**YOUR OBJECTIVE:**
Write out precisely the lines beginning with the line that contains "Find the symmetric" and ending with the last line of the entries, and no other lines.

**MATERIAL FOR THE TASK:**
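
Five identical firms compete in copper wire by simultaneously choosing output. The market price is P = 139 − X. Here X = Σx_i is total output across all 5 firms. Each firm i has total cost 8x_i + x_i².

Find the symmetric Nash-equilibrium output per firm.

16.375

A representative firm's profit is π_i = x_i(139 − X) − 8x_i − x_i², with X = x_i + Σ_{j≠i} x_j.
First-order condition: 131 − 4x_i − Σ_{j≠i} x_j = 0.
Imposing symmetry (x_j = x for all j) turns Σ_{j≠i} x_j into 4x, so 131 = 8x and x = 16.375.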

**WRITTEN ANSWER:**
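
Find the symmetric Nash-equilibrium output per firm.

16.375

A representative firm's profit is π_i = x_i(139 − X) − 8x_i − x_i², with X = x_i + Σ_{j≠i} x_j.
First-order condition: 131 − 4x_i − Σ_{j≠i} x_j = 0.
Imposing symmetry (x_j = x for all j) turns Σ_{j≠i} x_j into 4x, so 131 = 8x and x = 16.375.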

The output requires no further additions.